§ Directions
A word-for-word copy of the whole listing is the required answer.

====

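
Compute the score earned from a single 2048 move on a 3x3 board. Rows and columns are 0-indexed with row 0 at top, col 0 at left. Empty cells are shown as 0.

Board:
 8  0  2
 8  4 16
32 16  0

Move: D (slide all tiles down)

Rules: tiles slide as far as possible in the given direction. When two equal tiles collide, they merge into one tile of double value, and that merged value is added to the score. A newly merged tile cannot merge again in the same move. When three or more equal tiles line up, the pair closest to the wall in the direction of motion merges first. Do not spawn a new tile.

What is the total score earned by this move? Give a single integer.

Answer: 16

Derivation:
Slide down:
col 0: [8, 8, 32] -> [0, 16, 32]  score +16 (running 16)
col 1: [0, 4, 16] -> [0, 4, 16]  score +0 (running 16)
col 2: [2, 16, 0] -> [0, 2, 16]  score +0 (running 16)
Board after move:
 0  0  0
16  4  2
32 16 16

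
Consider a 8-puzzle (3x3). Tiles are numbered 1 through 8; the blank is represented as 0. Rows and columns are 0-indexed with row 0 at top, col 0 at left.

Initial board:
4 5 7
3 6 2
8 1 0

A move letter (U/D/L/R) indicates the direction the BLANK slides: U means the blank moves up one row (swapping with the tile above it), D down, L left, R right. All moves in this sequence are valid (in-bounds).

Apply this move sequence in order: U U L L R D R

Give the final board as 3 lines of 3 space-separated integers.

After move 1 (U):
4 5 7
3 6 0
8 1 2

After move 2 (U):
4 5 0
3 6 7
8 1 2

After move 3 (L):
4 0 5
3 6 7
8 1 2

After move 4 (L):
0 4 5
3 6 7
8 1 2

After move 5 (R):
4 0 5
3 6 7
8 1 2

After move 6 (D):
4 6 5
3 0 7
8 1 2

After move 7 (R):
4 6 5
3 7 0
8 1 2

Answer: 4 6 5
3 7 0
8 1 2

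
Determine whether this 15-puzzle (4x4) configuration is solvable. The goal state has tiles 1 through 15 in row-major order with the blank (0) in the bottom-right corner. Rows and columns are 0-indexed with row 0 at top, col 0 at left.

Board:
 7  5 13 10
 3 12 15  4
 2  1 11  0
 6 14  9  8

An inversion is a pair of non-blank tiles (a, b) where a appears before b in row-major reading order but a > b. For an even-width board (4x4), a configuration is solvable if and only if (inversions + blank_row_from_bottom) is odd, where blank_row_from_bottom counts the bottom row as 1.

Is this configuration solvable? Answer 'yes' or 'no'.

Answer: yes

Derivation:
Inversions: 53
Blank is in row 2 (0-indexed from top), which is row 2 counting from the bottom (bottom = 1).
53 + 2 = 55, which is odd, so the puzzle is solvable.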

====

§ Response box
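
Compute the score earned from a single 2048 move on a 3x3 board. Rows and columns are 0-indexed with row 0 at top, col 0 at left. Empty cells are shown as 0.

Board:
 8  0  2
 8  4 16
32 16  0

Move: D (slide all tiles down)

Rules: tiles slide as far as possible in the given direction. When two equal tiles collide, they merge into one tile of double value, and that merged value is added to the score. A newly merged tile cannot merge again in the same move. When three or more equal tiles line up, the pair closest to the wall in the direction of motion merges first. Do not spawn a new tile.

What is the total score earned by this move? Give a single integer.

Answer: 16

Derivation:
Slide down:
col 0: [8, 8, 32] -> [0, 16, 32]  score +16 (running 16)
col 1: [0, 4, 16] -> [0, 4, 16]  score +0 (running 16)
col 2: [2, 16, 0] -> [0, 2, 16]  score +0 (running 16)
Board after move:
 0  0  0
16  4  2
32 16 16

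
Consider a 8-puzzle (3x3). Tiles are numbered 1 through 8; the blank is represented as 0. Rows and columns are 0-indexed with row 0 at top, col 0 at left.

Initial board:
4 5 7
3 6 2
8 1 0

A move letter (U/D/L/R) indicates the direction the BLANK slides: U means the blank moves up one row (swapping with the tile above it), D down, L left, R right. All moves in this sequence are valid (in-bounds).

Apply this move sequence in order: U U L L R D R

Give the final board as 3 lines of 3 space-separated integers.

After move 1 (U):
4 5 7
3 6 0
8 1 2

After move 2 (U):
4 5 0
3 6 7
8 1 2

After move 3 (L):
4 0 5
3 6 7
8 1 2

After move 4 (L):
0 4 5
3 6 7
8 1 2

After move 5 (R):
4 0 5
3 6 7
8 1 2

After move 6 (D):
4 6 5
3 0 7
8 1 2

After move 7 (R):
4 6 5
3 7 0
8 1 2

Answer: 4 6 5
3 7 0
8 1 2

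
Determine whether this 15-puzzle (4x4) configuration is solvable. The goal state has tiles 1 through 15 in row-major order with the blank (0) in the bottom-right corner. Rows and columns are 0-indexed with row 0 at top, col 0 at left.

Board:
 7  5 13 10
 3 12 15  4
 2  1 11  0
 6 14  9  8

An inversion is a pair of non-blank tiles (a, b) where a appears before b in row-major reading order but a > b. For an even-width board (4x4), a configuration is solvable if and only if (inversions + blank_row_from_bottom) is odd, where blank_row_from_bottom counts the bottom row as 1.

Is this configuration solvable? Answer 'yes' or 'no'.

Answer: yes

Derivation:
Inversions: 53
Blank is in row 2 (0-indexed from top), which is row 2 counting from the bottom (bottom = 1).
53 + 2 = 55, which is odd, so the puzzle is solvable.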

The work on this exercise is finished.